Data items:
※

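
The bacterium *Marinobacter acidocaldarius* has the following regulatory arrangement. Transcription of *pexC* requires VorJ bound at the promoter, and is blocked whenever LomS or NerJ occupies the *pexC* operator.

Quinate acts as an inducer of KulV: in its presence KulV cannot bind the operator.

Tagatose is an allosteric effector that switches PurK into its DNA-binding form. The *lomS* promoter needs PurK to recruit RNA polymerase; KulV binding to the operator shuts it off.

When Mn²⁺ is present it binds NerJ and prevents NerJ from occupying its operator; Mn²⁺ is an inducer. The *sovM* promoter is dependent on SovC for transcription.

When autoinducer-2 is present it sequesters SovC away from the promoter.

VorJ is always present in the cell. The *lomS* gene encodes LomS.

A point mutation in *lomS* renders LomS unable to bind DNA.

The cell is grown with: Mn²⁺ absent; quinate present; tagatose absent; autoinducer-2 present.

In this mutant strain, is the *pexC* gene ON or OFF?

OFF

VorJ is produced constitutively and is active.
LomS is non-functional in this strain, so it has no effect.
Mn²⁺ is absent, so NerJ is active.
With repressor NerJ bound, *pexC* is not transcribed.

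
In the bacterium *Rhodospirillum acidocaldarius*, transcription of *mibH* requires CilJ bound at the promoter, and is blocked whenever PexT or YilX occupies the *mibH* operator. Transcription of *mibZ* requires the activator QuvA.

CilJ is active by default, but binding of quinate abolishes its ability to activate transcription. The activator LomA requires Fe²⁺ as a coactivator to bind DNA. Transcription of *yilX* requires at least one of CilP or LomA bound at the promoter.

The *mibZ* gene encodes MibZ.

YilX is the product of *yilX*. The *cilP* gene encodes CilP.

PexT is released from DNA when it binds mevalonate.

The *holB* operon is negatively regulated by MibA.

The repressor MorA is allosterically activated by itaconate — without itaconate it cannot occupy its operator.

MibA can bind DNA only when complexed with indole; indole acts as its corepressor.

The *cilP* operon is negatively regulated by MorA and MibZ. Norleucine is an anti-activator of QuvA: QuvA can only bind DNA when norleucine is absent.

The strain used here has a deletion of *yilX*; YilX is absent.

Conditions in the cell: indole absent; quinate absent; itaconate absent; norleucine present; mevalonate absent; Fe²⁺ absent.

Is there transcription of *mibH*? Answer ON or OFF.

Mevalonate is absent, so PexT is active.
Quinate is absent, so CilJ is active.
YilX is non-functional in this strain, so it has no effect.
With repressor PexT bound, *mibH* is not transcribed.

OFF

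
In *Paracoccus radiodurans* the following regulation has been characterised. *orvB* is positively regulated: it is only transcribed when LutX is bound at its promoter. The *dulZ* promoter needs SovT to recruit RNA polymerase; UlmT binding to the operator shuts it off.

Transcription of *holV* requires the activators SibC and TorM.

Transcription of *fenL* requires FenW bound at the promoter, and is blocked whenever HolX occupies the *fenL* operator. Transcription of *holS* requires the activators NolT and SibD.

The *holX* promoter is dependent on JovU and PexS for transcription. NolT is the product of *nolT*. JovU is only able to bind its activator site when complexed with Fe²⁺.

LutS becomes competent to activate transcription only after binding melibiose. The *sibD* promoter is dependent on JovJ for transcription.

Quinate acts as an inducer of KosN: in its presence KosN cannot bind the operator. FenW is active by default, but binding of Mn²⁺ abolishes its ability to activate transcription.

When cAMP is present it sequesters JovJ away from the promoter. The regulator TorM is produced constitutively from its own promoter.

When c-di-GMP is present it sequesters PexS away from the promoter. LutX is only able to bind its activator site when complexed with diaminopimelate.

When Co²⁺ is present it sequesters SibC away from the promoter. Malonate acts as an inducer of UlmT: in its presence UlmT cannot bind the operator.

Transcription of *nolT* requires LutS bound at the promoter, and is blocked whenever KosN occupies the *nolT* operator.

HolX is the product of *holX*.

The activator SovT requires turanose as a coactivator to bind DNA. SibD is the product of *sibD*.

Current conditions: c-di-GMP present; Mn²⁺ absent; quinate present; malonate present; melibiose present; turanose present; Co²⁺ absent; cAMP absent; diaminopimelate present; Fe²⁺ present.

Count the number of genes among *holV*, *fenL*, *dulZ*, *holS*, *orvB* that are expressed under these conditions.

5

Co²⁺ is absent, so SibC is active.
TorM is produced constitutively and is active.
No repressor is bound and SibC and TorM are active, so *holV* is transcribed.
→ *holV* is ON.
Mn²⁺ is absent, so FenW is active.
Fe²⁺ is present, so JovU is active.
c-di-GMP is present, so PexS is inactive.
Required activator PexS is absent, so *holX* is not transcribed.
So HolX is not produced.
No repressor is bound and FenW is active, so *fenL* is transcribed.
→ *fenL* is ON.
Turanose is present, so SovT is active.
Malonate is present, so UlmT is inactive.
No repressor is bound and SovT is active, so *dulZ* is transcribed.
→ *dulZ* is ON.
Melibiose is present, so LutS is active.
Quinate is present, so KosN is inactive.
No repressor is bound and LutS is active, so *nolT* is transcribed.
So NolT is produced and active.
cAMP is absent, so JovJ is active.
No repressor is bound and JovJ is active, so *sibD* is transcribed.
So SibD is produced and active.
No repressor is bound and NolT and SibD are active, so *holS* is transcribed.
→ *holS* is ON.
Diaminopimelate is present, so LutX is active.
No repressor is bound and LutX is active, so *orvB* is transcribed.
→ *orvB* is ON.
5 of the 5 genes are transcribed.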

※

**Your goal:**
Return the lines above, starting at the one that contains "The activator SovT" and running through the last, exactly as they appear, with no extra lines.

**Answer space:**
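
The activator SovT requires turanose as a coactivator to bind DNA. SibD is the product of *sibD*.

Current conditions: c-di-GMP present; Mn²⁺ absent; quinate present; malonate present; melibiose present; turanose present; Co²⁺ absent; cAMP absent; diaminopimelate present; Fe²⁺ present.

Count the number of genes among *holV*, *fenL*, *dulZ*, *holS*, *orvB* that are expressed under these conditions.

5

Co²⁺ is absent, so SibC is active.
TorM is produced constitutively and is active.
No repressor is bound and SibC and TorM are active, so *holV* is transcribed.
→ *holV* is ON.
Mn²⁺ is absent, so FenW is active.
Fe²⁺ is present, so JovU is active.
c-di-GMP is present, so PexS is inactive.
Required activator PexS is absent, so *holX* is not transcribed.
So HolX is not produced.
No repressor is bound and FenW is active, so *fenL* is transcribed.
→ *fenL* is ON.
Turanose is present, so SovT is active.
Malonate is present, so UlmT is inactive.
No repressor is bound and SovT is active, so *dulZ* is transcribed.
→ *dulZ* is ON.
Melibiose is present, so LutS is active.
Quinate is present, so KosN is inactive.
No repressor is bound and LutS is active, so *nolT* is transcribed.
So NolT is produced and active.
cAMP is absent, so JovJ is active.
No repressor is bound and JovJ is active, so *sibD* is transcribed.
So SibD is produced and active.
No repressor is bound and NolT and SibD are active, so *holS* is transcribed.
→ *holS* is ON.
Diaminopimelate is present, so LutX is active.
No repressor is bound and LutX is active, so *orvB* is transcribed.
→ *orvB* is ON.
5 of the 5 genes are transcribed.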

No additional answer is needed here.